> **INFORMATION**
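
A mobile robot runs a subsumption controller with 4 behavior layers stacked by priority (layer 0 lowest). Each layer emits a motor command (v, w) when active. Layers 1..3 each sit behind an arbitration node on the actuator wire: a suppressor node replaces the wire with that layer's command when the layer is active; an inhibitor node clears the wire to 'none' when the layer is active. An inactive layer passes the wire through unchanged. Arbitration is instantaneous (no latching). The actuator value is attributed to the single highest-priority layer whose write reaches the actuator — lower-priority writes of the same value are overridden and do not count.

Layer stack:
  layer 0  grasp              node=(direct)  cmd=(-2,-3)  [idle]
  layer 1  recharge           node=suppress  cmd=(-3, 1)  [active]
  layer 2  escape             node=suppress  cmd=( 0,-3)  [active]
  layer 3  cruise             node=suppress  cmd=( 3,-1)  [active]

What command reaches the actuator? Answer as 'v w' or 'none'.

3 -1

L0 grasp: idle → wire = none
L1 recharge: active, suppressor → wire = (-3, 1)
L2 escape: active, suppressor → wire = (0, -3)
L3 cruise: active, suppressor → wire = (3, -1)
actuator = (3, -1)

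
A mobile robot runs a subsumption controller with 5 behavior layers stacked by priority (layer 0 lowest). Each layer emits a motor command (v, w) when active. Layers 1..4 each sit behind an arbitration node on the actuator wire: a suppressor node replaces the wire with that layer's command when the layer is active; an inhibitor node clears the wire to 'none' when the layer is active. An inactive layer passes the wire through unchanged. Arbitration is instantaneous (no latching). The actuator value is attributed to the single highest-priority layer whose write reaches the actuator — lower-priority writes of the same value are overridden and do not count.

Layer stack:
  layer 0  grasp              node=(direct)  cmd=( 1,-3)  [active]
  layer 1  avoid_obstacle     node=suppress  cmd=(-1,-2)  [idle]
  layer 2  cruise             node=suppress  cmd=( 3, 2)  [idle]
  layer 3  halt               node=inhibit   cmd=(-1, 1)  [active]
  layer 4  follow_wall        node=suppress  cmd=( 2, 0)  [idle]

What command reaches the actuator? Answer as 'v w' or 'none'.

[0] grasp on; wire := (1, -3)
[1] avoid_obstacle off; pass (1, -3)
[2] cruise off; pass (1, -3)
[3] halt on (inhibit); wire := none
[4] follow_wall off; pass none
output none

none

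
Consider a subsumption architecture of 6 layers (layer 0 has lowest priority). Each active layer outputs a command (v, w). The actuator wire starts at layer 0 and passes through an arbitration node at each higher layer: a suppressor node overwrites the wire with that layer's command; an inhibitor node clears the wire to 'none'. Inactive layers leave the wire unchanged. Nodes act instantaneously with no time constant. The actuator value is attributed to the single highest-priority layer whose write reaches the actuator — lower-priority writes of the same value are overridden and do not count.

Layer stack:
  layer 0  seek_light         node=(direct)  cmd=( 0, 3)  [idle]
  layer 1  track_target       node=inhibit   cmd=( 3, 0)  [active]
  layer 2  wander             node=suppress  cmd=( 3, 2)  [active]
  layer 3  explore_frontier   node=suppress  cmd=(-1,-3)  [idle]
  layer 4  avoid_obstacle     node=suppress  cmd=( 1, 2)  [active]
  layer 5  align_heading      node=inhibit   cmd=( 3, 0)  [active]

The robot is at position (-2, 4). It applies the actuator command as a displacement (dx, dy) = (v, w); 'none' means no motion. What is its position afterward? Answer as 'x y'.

L0 seek_light: idle → wire = none
L1 track_target: active, inhibitor → wire = none
L2 wander: active, suppressor → wire = (3, 2)
L3 explore_frontier: idle → wire stays (3, 2)
L4 avoid_obstacle: active, suppressor → wire = (1, 2)
L5 align_heading: active, inhibitor → wire = none
actuator = none
position: (-2, 4) + none = (-2, 4)

-2 4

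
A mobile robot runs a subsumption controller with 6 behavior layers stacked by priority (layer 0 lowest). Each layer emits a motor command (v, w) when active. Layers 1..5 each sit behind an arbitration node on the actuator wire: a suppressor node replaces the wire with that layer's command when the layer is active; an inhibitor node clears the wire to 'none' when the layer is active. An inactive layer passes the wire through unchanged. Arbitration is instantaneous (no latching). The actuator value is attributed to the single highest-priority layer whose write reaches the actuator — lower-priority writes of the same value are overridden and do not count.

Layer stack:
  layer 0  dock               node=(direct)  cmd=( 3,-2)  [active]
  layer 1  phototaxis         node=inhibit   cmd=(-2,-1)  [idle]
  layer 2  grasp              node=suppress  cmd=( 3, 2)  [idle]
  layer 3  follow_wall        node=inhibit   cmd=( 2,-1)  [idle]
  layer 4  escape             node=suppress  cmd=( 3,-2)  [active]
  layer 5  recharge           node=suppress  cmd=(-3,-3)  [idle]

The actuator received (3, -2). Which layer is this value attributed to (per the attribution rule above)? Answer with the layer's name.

escape

L0 dock: active, feeds wire = (3, -2)
L1 phototaxis: idle → wire stays (3, -2)
L2 grasp: idle → wire stays (3, -2)
L3 follow_wall: idle → wire stays (3, -2)
L4 escape: active, suppressor → wire = (3, -2)
L5 recharge: idle → wire stays (3, -2)
actuator = (3, -2)
last writer: layer 4 = escape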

> **PROBLEM DETAILS**
Which lines of the listing above hold the word "direct"? Copy each of them.

> **EXERCISE RESULT**
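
  layer 0  grasp              node=(direct)  cmd=(-2,-3)  [idle]
  layer 0  grasp              node=(direct)  cmd=( 1,-3)  [active]
  layer 0  seek_light         node=(direct)  cmd=( 0, 3)  [idle]
  layer 0  dock               node=(direct)  cmd=( 3,-2)  [active]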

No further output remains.